• PROBLEM DETAILS
Return the data given below exactly as it appears.

Saved data entries
.....

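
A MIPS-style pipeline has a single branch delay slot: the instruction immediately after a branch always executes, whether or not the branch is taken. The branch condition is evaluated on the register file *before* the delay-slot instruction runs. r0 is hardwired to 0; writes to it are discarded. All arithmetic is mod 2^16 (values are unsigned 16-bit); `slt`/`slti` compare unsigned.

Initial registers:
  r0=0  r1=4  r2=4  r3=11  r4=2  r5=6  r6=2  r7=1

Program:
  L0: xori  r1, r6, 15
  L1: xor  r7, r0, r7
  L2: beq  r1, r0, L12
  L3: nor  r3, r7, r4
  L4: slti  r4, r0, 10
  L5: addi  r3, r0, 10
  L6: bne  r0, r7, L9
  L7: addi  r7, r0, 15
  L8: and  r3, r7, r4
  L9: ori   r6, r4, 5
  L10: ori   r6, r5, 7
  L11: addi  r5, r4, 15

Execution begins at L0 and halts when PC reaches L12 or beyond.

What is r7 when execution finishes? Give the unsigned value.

PC=0  xori  r1, r6, 15       | r0=0 r1=13 r2=4 r3=11 r4=2 r5=6 r6=2 r7=1
PC=1  xor  r7, r0, r7        | r0=0 r1=13 r2=4 r3=11 r4=2 r5=6 r6=2 r7=1
PC=2  beq  r1, r0, L12       | r0=0 r1=13 r2=4 r3=11 r4=2 r5=6 r6=2 r7=1  [not taken]
PC=3  nor  r3, r7, r4        | r0=0 r1=13 r2=4 r3=65532 r4=2 r5=6 r6=2 r7=1
PC=4  slti  r4, r0, 10       | r0=0 r1=13 r2=4 r3=65532 r4=1 r5=6 r6=2 r7=1
PC=5  addi  r3, r0, 10       | r0=0 r1=13 r2=4 r3=10 r4=1 r5=6 r6=2 r7=1
PC=6  bne  r0, r7, L9        | r0=0 r1=13 r2=4 r3=10 r4=1 r5=6 r6=2 r7=1  [TAKEN]
PC=7  addi  r7, r0, 15       | r0=0 r1=13 r2=4 r3=10 r4=1 r5=6 r6=2 r7=15
PC=9  ori   r6, r4, 5        | r0=0 r1=13 r2=4 r3=10 r4=1 r5=6 r6=5 r7=15
PC=10 ori   r6, r5, 7        | r0=0 r1=13 r2=4 r3=10 r4=1 r5=6 r6=7 r7=15
PC=11 addi  r5, r4, 15       | r0=0 r1=13 r2=4 r3=10 r4=1 r5=16 r6=7 r7=15

15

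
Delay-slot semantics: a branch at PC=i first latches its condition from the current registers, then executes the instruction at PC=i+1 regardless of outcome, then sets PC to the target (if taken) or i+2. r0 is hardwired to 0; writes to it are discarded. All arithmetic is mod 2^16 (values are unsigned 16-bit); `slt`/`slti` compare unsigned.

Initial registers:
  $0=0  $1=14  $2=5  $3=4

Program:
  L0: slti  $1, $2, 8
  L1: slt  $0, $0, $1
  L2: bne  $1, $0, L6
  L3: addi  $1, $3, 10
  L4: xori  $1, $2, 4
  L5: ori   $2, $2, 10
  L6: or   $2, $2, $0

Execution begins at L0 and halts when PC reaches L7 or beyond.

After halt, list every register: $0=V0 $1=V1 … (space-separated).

$0=0 $1=14 $2=5 $3=4

  step pc=0: slti  $1, $2, 8  regs=(0,1,5,4)
  step pc=1: slt  $0, $0, $1  regs=(0,1,5,4)
  step pc=2: bne  $1, $0, L6  cond=T  regs=(0,1,5,4)
  step pc=3: addi  $1, $3, 10  regs=(0,14,5,4)
  step pc=6: or   $2, $2, $0  regs=(0,14,5,4)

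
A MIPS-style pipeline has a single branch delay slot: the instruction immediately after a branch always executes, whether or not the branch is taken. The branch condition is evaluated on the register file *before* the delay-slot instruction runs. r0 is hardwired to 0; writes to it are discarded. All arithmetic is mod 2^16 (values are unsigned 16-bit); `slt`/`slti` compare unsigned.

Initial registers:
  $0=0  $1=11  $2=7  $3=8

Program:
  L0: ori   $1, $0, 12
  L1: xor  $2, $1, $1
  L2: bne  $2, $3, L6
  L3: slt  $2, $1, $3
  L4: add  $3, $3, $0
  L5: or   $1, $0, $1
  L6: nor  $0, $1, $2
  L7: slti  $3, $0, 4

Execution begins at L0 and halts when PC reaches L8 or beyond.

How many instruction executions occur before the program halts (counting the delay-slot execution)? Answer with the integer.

6

  step pc=0: ori   $1, $0, 12  regs=(0,12,7,8)
  step pc=1: xor  $2, $1, $1  regs=(0,12,0,8)
  step pc=2: bne  $2, $3, L6  cond=T  regs=(0,12,0,8)
  step pc=3: slt  $2, $1, $3  regs=(0,12,0,8)
  step pc=6: nor  $0, $1, $2  regs=(0,12,0,8)
  step pc=7: slti  $3, $0, 4  regs=(0,12,0,1)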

.....

• ANSWER
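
A MIPS-style pipeline has a single branch delay slot: the instruction immediately after a branch always executes, whether or not the branch is taken. The branch condition is evaluated on the register file *before* the delay-slot instruction runs. r0 is hardwired to 0; writes to it are discarded. All arithmetic is mod 2^16 (values are unsigned 16-bit); `slt`/`slti` compare unsigned.

Initial registers:
  r0=0  r1=4  r2=4  r3=11  r4=2  r5=6  r6=2  r7=1

Program:
  L0: xori  r1, r6, 15
  L1: xor  r7, r0, r7
  L2: beq  r1, r0, L12
  L3: nor  r3, r7, r4
  L4: slti  r4, r0, 10
  L5: addi  r3, r0, 10
  L6: bne  r0, r7, L9
  L7: addi  r7, r0, 15
  L8: and  r3, r7, r4
  L9: ori   r6, r4, 5
  L10: ori   r6, r5, 7
  L11: addi  r5, r4, 15

Execution begins at L0 and halts when PC reaches L12 or beyond.

What is r7 when execution finishes? Give the unsigned value.

PC=0  xori  r1, r6, 15       | r0=0 r1=13 r2=4 r3=11 r4=2 r5=6 r6=2 r7=1
PC=1  xor  r7, r0, r7        | r0=0 r1=13 r2=4 r3=11 r4=2 r5=6 r6=2 r7=1
PC=2  beq  r1, r0, L12       | r0=0 r1=13 r2=4 r3=11 r4=2 r5=6 r6=2 r7=1  [not taken]
PC=3  nor  r3, r7, r4        | r0=0 r1=13 r2=4 r3=65532 r4=2 r5=6 r6=2 r7=1
PC=4  slti  r4, r0, 10       | r0=0 r1=13 r2=4 r3=65532 r4=1 r5=6 r6=2 r7=1
PC=5  addi  r3, r0, 10       | r0=0 r1=13 r2=4 r3=10 r4=1 r5=6 r6=2 r7=1
PC=6  bne  r0, r7, L9        | r0=0 r1=13 r2=4 r3=10 r4=1 r5=6 r6=2 r7=1  [TAKEN]
PC=7  addi  r7, r0, 15       | r0=0 r1=13 r2=4 r3=10 r4=1 r5=6 r6=2 r7=15
PC=9  ori   r6, r4, 5        | r0=0 r1=13 r2=4 r3=10 r4=1 r5=6 r6=5 r7=15
PC=10 ori   r6, r5, 7        | r0=0 r1=13 r2=4 r3=10 r4=1 r5=6 r6=7 r7=15
PC=11 addi  r5, r4, 15       | r0=0 r1=13 r2=4 r3=10 r4=1 r5=16 r6=7 r7=15

15

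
Delay-slot semantics: a branch at PC=i first latches its condition from the current registers, then executes the instruction at PC=i+1 regardless of outcome, then sets PC to the target (if taken) or i+2. r0 is hardwired to 0; writes to it are discarded. All arithmetic is mod 2^16 (values are unsigned 16-bit); `slt`/`slti` compare unsigned.

Initial registers:
  $0=0  $1=14  $2=5  $3=4

Program:
  L0: slti  $1, $2, 8
  L1: slt  $0, $0, $1
  L2: bne  $1, $0, L6
  L3: addi  $1, $3, 10
  L4: xori  $1, $2, 4
  L5: ori   $2, $2, 10
  L6: or   $2, $2, $0

Execution begins at L0 and halts when PC reaches L7 or beyond.

After halt, list every register: $0=V0 $1=V1 … (space-separated).

$0=0 $1=14 $2=5 $3=4

  step pc=0: slti  $1, $2, 8  regs=(0,1,5,4)
  step pc=1: slt  $0, $0, $1  regs=(0,1,5,4)
  step pc=2: bne  $1, $0, L6  cond=T  regs=(0,1,5,4)
  step pc=3: addi  $1, $3, 10  regs=(0,14,5,4)
  step pc=6: or   $2, $2, $0  regs=(0,14,5,4)

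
A MIPS-style pipeline has a single branch delay slot: the instruction immediately after a branch always executes, whether or not the branch is taken. The branch condition is evaluated on the register file *before* the delay-slot instruction runs. r0 is hardwired to 0; writes to it are discarded. All arithmetic is mod 2^16 (values are unsigned 16-bit); `slt`/`slti` compare unsigned.

Initial registers:
  $0=0  $1=11  $2=7  $3=8

Program:
  L0: ori   $1, $0, 12
  L1: xor  $2, $1, $1
  L2: bne  $2, $3, L6
  L3: slt  $2, $1, $3
  L4: add  $3, $3, $0
  L5: or   $1, $0, $1
  L6: nor  $0, $1, $2
  L7: slti  $3, $0, 4

Execution begins at L0 and halts when PC reaches L8 or beyond.

How many instruction executions occur before the program halts (counting the delay-slot execution)? Answer with the integer.

6

  step pc=0: ori   $1, $0, 12  regs=(0,12,7,8)
  step pc=1: xor  $2, $1, $1  regs=(0,12,0,8)
  step pc=2: bne  $2, $3, L6  cond=T  regs=(0,12,0,8)
  step pc=3: slt  $2, $1, $3  regs=(0,12,0,8)
  step pc=6: nor  $0, $1, $2  regs=(0,12,0,8)
  step pc=7: slti  $3, $0, 4  regs=(0,12,0,1)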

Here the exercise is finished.